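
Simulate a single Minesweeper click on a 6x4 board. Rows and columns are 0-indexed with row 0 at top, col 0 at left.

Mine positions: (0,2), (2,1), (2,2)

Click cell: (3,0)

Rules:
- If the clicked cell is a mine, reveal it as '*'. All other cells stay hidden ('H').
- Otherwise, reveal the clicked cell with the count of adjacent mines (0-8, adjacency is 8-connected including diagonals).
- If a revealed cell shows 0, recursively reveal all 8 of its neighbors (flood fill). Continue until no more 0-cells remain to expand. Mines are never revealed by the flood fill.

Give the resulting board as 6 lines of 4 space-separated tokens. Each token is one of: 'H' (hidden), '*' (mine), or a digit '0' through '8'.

H H H H
H H H H
H H H H
1 H H H
H H H H
H H H H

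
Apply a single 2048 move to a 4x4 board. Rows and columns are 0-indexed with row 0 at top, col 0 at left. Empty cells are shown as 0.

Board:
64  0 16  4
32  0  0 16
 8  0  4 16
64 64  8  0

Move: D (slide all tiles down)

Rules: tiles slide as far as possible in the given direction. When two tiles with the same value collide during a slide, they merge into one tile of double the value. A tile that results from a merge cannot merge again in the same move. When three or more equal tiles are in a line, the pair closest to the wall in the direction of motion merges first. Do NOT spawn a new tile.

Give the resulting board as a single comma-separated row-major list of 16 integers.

Slide down:
col 0: [64, 32, 8, 64] -> [64, 32, 8, 64]
col 1: [0, 0, 0, 64] -> [0, 0, 0, 64]
col 2: [16, 0, 4, 8] -> [0, 16, 4, 8]
col 3: [4, 16, 16, 0] -> [0, 0, 4, 32]

Answer: 64, 0, 0, 0, 32, 0, 16, 0, 8, 0, 4, 4, 64, 64, 8, 32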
====
Please reproduce, exactly as they appear above, the lines from the line containing "Mine positions: (0,2), (2,1), (2,2)" up to and including the line containing "- If a revealed".

> YOUR RESPONSE:
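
Mine positions: (0,2), (2,1), (2,2)

Click cell: (3,0)

Rules:
- If the clicked cell is a mine, reveal it as '*'. All other cells stay hidden ('H').
- Otherwise, reveal the clicked cell with the count of adjacent mines (0-8, adjacency is 8-connected including diagonals).
- If a revealed cell shows 0, recursively reveal all 8 of its neighbors (flood fill). Continue until no more 0-cells remain to expand. Mines are never revealed by the flood fill.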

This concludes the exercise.